*Task details*
Of all the lines in the records below, copy only those that contain the string "dual".

*Dataset excerpts*
****************************************

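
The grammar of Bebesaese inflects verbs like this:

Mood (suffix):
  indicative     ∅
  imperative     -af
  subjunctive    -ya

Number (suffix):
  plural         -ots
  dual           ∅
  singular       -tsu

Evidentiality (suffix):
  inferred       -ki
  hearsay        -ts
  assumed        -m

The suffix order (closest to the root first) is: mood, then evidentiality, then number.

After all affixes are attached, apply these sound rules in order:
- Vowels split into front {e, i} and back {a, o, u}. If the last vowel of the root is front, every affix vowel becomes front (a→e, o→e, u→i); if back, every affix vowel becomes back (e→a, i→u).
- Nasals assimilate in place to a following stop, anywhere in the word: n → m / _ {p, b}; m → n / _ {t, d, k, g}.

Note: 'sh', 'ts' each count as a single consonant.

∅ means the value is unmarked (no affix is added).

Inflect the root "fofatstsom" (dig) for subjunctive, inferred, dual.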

****************************************

*Finished task*
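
  dual           ∅
Inflect the root "fofatstsom" (dig) for subjunctive, inferred, dual.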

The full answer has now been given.